When you reach the line that contains "Edge k runs" in the entries below, begin returning lines exactly as written and continue through the last one.

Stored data
%%

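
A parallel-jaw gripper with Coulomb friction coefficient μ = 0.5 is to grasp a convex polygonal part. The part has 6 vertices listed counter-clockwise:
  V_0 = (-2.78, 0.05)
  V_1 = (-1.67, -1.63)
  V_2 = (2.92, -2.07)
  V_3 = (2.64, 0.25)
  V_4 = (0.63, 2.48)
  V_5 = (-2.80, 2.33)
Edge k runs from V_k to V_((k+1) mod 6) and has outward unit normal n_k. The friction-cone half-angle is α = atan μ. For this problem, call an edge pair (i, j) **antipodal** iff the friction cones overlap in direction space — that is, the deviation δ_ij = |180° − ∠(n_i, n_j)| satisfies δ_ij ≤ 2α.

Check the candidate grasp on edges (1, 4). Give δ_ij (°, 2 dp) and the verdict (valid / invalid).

δ = 7.98°, valid

α = atan 0.5 = 26.57°;  2α = 53.13°
edge 1: e_1 = (+4.59, -0.44);  n_1 = (-0.0954, -0.9954)
edge 4: e_4 = (-3.43, -0.15);  n_4 = (-0.0437, +0.9990)
∠(n_1, n_4) = 172.02°
δ = |180° − 172.02°| = 7.98°
7.98° ≤ 2α = 53.13°  →  valid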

%%

- [EXERCISE SOLUTION]:
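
Edge k runs from V_k to V_((k+1) mod 6) and has outward unit normal n_k. The friction-cone half-angle is α = atan μ. For this problem, call an edge pair (i, j) **antipodal** iff the friction cones overlap in direction space — that is, the deviation δ_ij = |180° − ∠(n_i, n_j)| satisfies δ_ij ≤ 2α.

Check the candidate grasp on edges (1, 4). Give δ_ij (°, 2 dp) and the verdict (valid / invalid).

δ = 7.98°, valid

α = atan 0.5 = 26.57°;  2α = 53.13°
edge 1: e_1 = (+4.59, -0.44);  n_1 = (-0.0954, -0.9954)
edge 4: e_4 = (-3.43, -0.15);  n_4 = (-0.0437, +0.9990)
∠(n_1, n_4) = 172.02°
δ = |180° − 172.02°| = 7.98°
7.98° ≤ 2α = 53.13°  →  valid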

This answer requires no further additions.